[[ THE RECORDS open ]]

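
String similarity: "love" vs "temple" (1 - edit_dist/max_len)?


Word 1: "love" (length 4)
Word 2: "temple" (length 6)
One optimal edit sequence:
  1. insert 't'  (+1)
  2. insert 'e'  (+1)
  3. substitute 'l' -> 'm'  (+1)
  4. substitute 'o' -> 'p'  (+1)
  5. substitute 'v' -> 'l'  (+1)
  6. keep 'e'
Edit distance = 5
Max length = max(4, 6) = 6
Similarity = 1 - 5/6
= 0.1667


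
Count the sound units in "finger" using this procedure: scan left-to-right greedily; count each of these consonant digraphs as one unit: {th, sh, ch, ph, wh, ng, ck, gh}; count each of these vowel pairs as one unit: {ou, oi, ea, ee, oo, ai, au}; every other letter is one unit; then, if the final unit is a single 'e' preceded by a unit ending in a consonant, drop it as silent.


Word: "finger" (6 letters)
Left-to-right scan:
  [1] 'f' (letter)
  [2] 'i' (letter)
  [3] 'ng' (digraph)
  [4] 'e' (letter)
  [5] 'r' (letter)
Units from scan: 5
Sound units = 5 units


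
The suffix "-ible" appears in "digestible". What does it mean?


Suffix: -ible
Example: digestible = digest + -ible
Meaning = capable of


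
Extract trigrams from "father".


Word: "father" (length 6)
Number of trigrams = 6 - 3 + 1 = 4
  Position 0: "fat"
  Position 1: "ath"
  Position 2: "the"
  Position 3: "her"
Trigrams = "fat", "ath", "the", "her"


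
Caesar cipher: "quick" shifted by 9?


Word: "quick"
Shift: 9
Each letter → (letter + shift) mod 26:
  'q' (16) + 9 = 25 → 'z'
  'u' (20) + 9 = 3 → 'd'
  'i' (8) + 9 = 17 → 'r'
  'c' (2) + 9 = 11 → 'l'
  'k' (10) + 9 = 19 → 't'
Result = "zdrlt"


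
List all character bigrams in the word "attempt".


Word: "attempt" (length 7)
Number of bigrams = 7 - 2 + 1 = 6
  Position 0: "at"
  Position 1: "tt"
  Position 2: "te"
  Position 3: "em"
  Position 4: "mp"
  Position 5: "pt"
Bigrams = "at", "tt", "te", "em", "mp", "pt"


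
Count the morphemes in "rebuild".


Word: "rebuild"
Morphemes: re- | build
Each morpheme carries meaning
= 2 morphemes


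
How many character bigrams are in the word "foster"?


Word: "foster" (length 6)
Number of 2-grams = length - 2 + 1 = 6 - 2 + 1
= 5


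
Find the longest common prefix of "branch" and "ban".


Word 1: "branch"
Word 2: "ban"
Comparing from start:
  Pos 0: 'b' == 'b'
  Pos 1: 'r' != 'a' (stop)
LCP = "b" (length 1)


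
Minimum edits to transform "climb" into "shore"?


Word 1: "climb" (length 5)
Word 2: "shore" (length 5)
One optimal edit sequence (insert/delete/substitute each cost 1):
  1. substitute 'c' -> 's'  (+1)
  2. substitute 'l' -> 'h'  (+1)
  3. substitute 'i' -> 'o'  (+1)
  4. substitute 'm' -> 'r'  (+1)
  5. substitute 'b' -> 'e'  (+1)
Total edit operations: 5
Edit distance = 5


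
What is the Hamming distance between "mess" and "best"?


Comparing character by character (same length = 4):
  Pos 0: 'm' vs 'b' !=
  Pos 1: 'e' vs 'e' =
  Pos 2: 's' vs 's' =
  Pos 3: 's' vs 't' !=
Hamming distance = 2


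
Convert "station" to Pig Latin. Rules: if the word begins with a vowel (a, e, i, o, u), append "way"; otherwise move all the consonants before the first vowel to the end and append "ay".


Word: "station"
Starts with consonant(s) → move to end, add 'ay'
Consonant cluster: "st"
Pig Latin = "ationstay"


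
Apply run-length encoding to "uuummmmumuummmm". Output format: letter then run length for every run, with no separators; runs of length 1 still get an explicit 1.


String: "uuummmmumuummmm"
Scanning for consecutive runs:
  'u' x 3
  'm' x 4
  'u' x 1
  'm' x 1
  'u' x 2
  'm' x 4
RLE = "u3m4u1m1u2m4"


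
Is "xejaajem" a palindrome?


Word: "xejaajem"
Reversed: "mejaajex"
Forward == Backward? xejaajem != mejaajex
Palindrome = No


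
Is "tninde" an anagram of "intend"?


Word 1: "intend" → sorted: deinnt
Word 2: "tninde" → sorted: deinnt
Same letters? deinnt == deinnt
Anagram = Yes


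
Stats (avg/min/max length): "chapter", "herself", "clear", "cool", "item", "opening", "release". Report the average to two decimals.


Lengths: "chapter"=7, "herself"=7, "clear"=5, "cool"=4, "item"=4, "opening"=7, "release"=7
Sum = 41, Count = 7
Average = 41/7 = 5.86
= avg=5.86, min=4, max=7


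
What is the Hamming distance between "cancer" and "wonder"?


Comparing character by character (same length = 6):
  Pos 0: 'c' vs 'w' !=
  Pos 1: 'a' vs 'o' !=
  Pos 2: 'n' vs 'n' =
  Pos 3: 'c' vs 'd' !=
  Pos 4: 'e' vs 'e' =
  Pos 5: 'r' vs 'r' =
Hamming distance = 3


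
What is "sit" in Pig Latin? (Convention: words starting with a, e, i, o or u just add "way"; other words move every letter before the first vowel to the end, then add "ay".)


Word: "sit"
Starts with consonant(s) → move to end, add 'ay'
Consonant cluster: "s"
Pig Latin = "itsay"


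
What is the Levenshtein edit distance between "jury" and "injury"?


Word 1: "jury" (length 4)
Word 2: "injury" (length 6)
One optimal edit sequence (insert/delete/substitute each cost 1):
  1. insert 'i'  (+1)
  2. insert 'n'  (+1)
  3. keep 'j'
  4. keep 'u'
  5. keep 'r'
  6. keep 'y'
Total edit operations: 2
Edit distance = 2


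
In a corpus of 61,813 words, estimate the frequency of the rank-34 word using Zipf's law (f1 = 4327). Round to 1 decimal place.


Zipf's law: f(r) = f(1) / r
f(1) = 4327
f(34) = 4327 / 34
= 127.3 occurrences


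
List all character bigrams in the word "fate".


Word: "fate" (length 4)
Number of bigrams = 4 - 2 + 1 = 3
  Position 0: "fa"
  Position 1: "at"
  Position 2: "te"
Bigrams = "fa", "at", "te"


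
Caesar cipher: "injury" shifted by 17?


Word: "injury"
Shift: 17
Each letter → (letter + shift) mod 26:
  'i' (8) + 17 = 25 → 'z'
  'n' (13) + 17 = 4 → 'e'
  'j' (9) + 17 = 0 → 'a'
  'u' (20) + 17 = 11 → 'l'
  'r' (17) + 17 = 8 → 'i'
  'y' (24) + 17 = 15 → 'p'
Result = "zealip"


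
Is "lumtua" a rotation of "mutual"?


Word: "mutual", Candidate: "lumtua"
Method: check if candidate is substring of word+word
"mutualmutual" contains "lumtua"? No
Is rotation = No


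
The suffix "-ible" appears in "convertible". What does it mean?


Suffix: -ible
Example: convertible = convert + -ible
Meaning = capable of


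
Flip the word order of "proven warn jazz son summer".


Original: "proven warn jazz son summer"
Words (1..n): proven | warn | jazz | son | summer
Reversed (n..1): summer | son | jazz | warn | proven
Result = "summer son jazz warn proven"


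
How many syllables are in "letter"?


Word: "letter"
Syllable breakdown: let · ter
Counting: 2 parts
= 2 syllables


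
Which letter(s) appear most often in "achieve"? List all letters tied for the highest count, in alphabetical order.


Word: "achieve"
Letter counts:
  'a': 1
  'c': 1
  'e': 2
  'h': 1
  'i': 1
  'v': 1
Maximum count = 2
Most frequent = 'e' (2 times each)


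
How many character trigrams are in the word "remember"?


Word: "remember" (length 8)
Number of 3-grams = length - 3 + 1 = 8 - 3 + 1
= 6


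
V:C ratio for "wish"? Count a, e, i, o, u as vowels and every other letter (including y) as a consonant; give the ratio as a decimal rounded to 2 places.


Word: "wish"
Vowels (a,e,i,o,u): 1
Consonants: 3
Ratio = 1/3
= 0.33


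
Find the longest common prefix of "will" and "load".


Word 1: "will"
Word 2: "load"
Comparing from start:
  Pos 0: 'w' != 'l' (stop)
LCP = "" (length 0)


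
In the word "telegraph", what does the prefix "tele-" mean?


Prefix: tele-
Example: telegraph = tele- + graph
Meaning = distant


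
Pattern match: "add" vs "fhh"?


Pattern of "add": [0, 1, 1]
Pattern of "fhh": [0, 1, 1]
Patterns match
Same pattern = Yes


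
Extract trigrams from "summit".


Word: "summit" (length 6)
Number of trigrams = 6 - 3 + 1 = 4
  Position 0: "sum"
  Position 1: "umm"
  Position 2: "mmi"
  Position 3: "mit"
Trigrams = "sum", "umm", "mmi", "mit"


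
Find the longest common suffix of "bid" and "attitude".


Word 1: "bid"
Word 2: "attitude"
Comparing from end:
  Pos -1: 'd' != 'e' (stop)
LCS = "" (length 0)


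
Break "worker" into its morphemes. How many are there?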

[[ THE RECORDS closed ]]

Your answer must be the line containing "Find the longest common suffix" through the last line above, copied exactly, with nothing added.

#### ANSWER TO THIS EXERCISE
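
Find the longest common suffix of "bid" and "attitude".


Word 1: "bid"
Word 2: "attitude"
Comparing from end:
  Pos -1: 'd' != 'e' (stop)
LCS = "" (length 0)


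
Break "worker" into its morphemes. How many are there?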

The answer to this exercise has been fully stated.